**TASK STATEMENT**.
Skip every line before the one containing "Rank P, Ca, Si, S", then copy that line and the rest of the entries below exactly, through the last line.
[Opening PROVIDED DATA section]
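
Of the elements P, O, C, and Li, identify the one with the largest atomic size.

Li

Across a period the added protons contract the valence shell; down a group each new principal shell makes the atom larger.
Neither a single period nor a single group — weigh both effects.
C > O: both are in period 2; the period trend gives C the larger value.
P > C: period and group pull opposite ways; the down-group shift dominates (111 vs 75 pm).
Li > P: period and group pull opposite ways; the across-period shift dominates (133 vs 111 pm).
Tabulated atomic radius (pm): Li 133, C 75, O 63, P 111.
The largest atomic size among these belongs to Li.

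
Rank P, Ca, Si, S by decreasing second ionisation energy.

Consider each +1 ion: P⁺ still has 4 valence electrons; Ca⁺ still has 1 valence electron; Si⁺ still has 3 valence electrons; S⁺ still has 5 valence electrons.
All are still removing valence electrons, so compare the +1 ions as you would atoms: IE_2 generally rises across a period (higher Z_eff) and falls down a group (larger shell), subject to the usual subshell exceptions.
Valence configurations: P⁺ [Ne]3s²3p², Ca⁺ [Ar]4s¹, Si⁺ [Ne]3s²3p¹, S⁺ [Ne]3s²3p³.
Tabulated IE_2 (kJ/mol): P 1907, Ca 1145, Si 1577, S 2252.
Putting it together, IE_2: Ca < Si < P < S.

S > P > Si > Ca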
[Closing PROVIDED DATA section]
**ANSWER TO THE PROBLEM**.
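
Rank P, Ca, Si, S by decreasing second ionisation energy.

Consider each +1 ion: P⁺ still has 4 valence electrons; Ca⁺ still has 1 valence electron; Si⁺ still has 3 valence electrons; S⁺ still has 5 valence electrons.
All are still removing valence electrons, so compare the +1 ions as you would atoms: IE_2 generally rises across a period (higher Z_eff) and falls down a group (larger shell), subject to the usual subshell exceptions.
Valence configurations: P⁺ [Ne]3s²3p², Ca⁺ [Ar]4s¹, Si⁺ [Ne]3s²3p¹, S⁺ [Ne]3s²3p³.
Tabulated IE_2 (kJ/mol): P 1907, Ca 1145, Si 1577, S 2252.
Putting it together, IE_2: Ca < Si < P < S.

S > P > Si > Ca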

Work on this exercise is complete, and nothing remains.